» **What is expected**
The job is to find each line in the entries holding the string "unary" and copy that line.

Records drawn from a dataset
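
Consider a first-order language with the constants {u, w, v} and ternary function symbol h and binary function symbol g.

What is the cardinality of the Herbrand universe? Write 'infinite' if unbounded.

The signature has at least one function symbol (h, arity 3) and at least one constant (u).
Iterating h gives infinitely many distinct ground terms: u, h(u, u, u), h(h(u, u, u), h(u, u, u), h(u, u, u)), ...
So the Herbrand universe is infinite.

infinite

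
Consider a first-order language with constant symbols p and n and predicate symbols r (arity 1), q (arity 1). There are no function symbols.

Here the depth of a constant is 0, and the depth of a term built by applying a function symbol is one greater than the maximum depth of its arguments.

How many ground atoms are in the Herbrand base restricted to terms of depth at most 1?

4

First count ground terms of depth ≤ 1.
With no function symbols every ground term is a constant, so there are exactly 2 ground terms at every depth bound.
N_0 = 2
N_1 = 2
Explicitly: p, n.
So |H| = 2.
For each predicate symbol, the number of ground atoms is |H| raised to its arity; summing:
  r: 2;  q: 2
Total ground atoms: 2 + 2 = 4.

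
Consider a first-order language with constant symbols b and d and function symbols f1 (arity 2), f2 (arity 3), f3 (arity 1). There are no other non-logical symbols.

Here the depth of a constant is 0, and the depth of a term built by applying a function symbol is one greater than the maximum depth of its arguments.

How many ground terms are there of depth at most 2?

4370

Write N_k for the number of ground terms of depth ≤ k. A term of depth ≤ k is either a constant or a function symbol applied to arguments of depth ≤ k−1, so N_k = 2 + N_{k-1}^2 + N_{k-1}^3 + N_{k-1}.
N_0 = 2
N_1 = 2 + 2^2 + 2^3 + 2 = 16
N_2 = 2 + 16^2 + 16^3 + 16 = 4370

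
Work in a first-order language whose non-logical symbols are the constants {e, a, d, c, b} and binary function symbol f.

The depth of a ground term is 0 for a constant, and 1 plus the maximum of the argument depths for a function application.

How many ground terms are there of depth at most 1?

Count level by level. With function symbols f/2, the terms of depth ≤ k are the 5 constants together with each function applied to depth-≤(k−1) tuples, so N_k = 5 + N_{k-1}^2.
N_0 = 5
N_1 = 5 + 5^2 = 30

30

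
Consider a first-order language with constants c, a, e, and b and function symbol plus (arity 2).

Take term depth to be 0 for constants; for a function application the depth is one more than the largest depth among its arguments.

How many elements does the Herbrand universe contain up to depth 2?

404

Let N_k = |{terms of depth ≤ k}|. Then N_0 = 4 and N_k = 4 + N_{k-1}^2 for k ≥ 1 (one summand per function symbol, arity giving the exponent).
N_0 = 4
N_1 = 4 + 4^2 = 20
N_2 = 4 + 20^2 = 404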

--

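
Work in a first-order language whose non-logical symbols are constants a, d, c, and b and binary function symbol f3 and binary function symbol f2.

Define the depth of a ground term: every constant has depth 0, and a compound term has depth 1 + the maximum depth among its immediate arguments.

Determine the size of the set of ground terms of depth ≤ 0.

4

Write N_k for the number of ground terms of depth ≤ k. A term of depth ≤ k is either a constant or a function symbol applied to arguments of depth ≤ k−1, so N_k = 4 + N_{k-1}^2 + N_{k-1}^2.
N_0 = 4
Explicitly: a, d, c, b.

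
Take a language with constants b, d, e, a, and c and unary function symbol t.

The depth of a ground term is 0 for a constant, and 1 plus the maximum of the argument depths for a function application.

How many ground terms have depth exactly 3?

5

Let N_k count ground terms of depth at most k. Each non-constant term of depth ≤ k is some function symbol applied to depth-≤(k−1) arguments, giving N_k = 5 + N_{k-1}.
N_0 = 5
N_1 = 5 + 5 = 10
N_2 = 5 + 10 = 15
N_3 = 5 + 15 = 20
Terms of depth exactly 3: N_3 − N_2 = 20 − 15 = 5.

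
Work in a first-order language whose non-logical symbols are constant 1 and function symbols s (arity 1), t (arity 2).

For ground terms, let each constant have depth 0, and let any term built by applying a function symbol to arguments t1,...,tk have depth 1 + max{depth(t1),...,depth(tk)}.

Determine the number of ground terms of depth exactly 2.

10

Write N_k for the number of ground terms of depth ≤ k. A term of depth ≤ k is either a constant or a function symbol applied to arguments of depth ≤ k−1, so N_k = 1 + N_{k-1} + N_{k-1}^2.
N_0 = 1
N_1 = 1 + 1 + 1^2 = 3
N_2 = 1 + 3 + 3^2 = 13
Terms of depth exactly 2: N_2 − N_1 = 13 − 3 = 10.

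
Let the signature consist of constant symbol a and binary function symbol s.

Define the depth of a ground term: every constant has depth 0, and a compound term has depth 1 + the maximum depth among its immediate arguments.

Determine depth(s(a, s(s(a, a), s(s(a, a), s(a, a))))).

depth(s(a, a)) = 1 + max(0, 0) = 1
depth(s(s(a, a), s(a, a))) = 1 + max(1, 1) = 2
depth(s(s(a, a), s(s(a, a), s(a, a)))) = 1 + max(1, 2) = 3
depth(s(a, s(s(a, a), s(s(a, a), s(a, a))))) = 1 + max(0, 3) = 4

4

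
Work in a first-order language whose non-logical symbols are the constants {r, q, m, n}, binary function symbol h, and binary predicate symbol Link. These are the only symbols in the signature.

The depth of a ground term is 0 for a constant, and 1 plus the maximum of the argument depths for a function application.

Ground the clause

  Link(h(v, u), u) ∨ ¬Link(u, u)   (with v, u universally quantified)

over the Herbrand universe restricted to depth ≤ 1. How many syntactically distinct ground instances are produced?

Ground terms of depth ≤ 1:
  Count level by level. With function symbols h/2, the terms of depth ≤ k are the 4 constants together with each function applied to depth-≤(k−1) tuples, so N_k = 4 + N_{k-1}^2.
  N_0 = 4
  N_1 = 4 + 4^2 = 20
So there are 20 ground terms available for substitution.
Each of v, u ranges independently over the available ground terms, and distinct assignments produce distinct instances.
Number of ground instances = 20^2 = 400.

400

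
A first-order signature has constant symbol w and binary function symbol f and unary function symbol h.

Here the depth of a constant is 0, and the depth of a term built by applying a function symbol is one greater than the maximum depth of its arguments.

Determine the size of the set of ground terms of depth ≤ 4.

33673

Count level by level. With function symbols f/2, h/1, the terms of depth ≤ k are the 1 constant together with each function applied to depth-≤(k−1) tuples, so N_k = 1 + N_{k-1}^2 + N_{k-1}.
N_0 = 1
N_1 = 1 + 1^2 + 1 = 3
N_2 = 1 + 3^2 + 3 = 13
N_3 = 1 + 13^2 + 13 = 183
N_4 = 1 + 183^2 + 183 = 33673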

==

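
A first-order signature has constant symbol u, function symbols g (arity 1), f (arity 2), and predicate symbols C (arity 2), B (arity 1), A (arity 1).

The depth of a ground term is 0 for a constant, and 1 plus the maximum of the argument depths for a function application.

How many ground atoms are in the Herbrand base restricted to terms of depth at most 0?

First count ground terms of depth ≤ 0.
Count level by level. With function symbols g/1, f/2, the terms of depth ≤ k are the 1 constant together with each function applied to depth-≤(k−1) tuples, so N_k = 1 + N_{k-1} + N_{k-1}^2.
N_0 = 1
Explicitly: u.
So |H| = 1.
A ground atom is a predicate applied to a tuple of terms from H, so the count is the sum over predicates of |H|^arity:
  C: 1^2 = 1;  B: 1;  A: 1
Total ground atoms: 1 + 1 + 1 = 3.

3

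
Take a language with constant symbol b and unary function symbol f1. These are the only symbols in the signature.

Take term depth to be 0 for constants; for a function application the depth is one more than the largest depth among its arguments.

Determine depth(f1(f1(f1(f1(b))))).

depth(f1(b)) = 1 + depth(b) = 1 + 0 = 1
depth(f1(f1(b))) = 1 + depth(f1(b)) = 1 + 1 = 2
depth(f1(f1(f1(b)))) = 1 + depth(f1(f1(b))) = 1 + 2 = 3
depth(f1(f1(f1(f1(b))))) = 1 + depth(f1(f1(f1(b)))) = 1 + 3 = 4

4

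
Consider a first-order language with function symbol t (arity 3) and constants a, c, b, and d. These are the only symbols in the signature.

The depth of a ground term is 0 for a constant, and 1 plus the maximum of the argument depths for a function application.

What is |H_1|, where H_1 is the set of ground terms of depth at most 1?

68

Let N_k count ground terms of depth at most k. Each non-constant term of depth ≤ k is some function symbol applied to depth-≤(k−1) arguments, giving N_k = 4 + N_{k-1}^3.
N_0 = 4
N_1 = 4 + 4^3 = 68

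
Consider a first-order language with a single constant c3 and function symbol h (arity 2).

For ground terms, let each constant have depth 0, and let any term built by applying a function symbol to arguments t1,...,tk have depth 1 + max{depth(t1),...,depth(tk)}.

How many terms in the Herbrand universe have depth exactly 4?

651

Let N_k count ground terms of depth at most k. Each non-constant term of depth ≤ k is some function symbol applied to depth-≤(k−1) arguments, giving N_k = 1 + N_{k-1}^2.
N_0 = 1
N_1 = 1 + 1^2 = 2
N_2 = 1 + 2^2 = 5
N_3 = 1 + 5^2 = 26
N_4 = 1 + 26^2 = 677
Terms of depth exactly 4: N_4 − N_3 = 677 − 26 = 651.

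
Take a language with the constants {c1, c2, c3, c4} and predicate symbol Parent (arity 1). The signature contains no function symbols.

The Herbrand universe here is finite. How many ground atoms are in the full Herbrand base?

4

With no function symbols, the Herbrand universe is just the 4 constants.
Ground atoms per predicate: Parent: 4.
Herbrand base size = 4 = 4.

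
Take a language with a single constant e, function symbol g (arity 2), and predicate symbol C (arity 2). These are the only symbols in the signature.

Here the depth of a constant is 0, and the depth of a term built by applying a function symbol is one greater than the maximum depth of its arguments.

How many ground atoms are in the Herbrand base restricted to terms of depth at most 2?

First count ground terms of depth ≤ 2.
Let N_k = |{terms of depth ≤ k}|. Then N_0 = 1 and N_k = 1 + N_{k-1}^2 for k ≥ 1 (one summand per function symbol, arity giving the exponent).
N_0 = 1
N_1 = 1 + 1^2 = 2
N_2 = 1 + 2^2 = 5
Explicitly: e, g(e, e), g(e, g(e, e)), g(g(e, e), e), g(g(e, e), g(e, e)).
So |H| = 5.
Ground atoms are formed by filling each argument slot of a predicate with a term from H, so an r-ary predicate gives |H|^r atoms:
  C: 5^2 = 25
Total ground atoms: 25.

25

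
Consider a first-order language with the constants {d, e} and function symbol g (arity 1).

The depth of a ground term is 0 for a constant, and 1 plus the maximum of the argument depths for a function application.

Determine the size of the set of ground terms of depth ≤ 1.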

» **Answer for the task**
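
Take a language with constants b, d, e, a, and c and unary function symbol t.
A first-order signature has constant symbol w and binary function symbol f and unary function symbol h.
Take a language with constant symbol b and unary function symbol f1. These are the only symbols in the signature.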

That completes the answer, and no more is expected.